◆ **Your task**
Your answer must be every line of the data that contains "slope".
Supplied entries section start
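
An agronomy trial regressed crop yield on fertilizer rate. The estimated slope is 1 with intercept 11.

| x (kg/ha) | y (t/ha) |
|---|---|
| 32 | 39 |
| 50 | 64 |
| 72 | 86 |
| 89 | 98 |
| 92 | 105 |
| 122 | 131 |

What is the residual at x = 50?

r = 3

ŷ = 11 + 50 = 61
r = 64 − 61 = 3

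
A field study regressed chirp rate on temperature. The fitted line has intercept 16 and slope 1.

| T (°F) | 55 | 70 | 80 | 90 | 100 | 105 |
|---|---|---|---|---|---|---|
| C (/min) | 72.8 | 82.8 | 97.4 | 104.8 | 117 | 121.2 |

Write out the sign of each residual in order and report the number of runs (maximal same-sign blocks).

5 runs

T=55: ŷ = 16 + 55 = 71; e = 72.8 − 71 = 1.8
T=70: ŷ = 16 + 70 = 86; e = 82.8 − 86 = -3.2
T=80: ŷ = 16 + 80 = 96; e = 97.4 − 96 = 1.4
T=90: ŷ = 16 + 90 = 106; e = 104.8 − 106 = -1.2
T=100: ŷ = 16 + 100 = 116; e = 117 − 116 = 1
T=105: ŷ = 16 + 105 = 121; e = 121.2 − 121 = 0.2
Signs: + − + − + +
Runs: +×1, −×1, +×1, −×1, +×2 → 5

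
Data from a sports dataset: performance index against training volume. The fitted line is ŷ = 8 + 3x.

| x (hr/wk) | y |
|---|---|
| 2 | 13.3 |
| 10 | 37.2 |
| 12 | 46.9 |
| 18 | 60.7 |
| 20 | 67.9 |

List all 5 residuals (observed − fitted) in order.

x=2: ŷ = 8 + 3·2 = 14; e = 13.3 − 14 = -0.7
x=10: ŷ = 8 + 3·10 = 38; e = 37.2 − 38 = -0.8
x=12: ŷ = 8 + 3·12 = 44; e = 46.9 − 44 = 2.9
x=18: ŷ = 8 + 3·18 = 62; e = 60.7 − 62 = -1.3
x=20: ŷ = 8 + 3·20 = 68; e = 67.9 − 68 = -0.1

-0.7, -0.8, 2.9, -1.3, -0.1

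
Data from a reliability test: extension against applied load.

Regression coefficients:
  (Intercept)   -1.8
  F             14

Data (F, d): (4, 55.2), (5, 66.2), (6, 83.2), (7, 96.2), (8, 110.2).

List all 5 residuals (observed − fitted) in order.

1, -2, 1, 0, 0

F=4: d̂ = -1.8 + 14·4 = 54.2; r = 55.2 − 54.2 = 1
F=5: d̂ = -1.8 + 14·5 = 68.2; r = 66.2 − 68.2 = -2
F=6: d̂ = -1.8 + 14·6 = 82.2; r = 83.2 − 82.2 = 1
F=7: d̂ = -1.8 + 14·7 = 96.2; r = 96.2 − 96.2 = 0
F=8: d̂ = -1.8 + 14·8 = 110.2; r = 110.2 − 110.2 = 0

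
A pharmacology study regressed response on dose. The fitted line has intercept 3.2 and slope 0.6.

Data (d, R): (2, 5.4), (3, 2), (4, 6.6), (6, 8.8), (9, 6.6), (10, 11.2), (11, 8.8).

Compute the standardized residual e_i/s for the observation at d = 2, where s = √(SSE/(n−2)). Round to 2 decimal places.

d=2: R̂ = 3.2 + 0.6·2 = 4.4; e = 5.4 − 4.4 = 1
d=3: R̂ = 3.2 + 0.6·3 = 5; e = 2 − 5 = -3
d=4: R̂ = 3.2 + 0.6·4 = 5.6; e = 6.6 − 5.6 = 1
d=6: R̂ = 3.2 + 0.6·6 = 6.8; e = 8.8 − 6.8 = 2
d=9: R̂ = 3.2 + 0.6·9 = 8.6; e = 6.6 − 8.6 = -2
d=10: R̂ = 3.2 + 0.6·10 = 9.2; e = 11.2 − 9.2 = 2
d=11: R̂ = 3.2 + 0.6·11 = 9.8; e = 8.8 − 9.8 = -1
SSE = 1 + 9 + 1 + 4 + 4 + 4 + 1 = 24
s = √(24/5) = 2.19089
e/s = 1 / 2.19089 = 0.46

0.46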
Supplied entries section end
◆ **Your response**
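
An agronomy trial regressed crop yield on fertilizer rate. The estimated slope is 1 with intercept 11.
A field study regressed chirp rate on temperature. The fitted line has intercept 16 and slope 1.
A pharmacology study regressed response on dose. The fitted line has intercept 3.2 and slope 0.6.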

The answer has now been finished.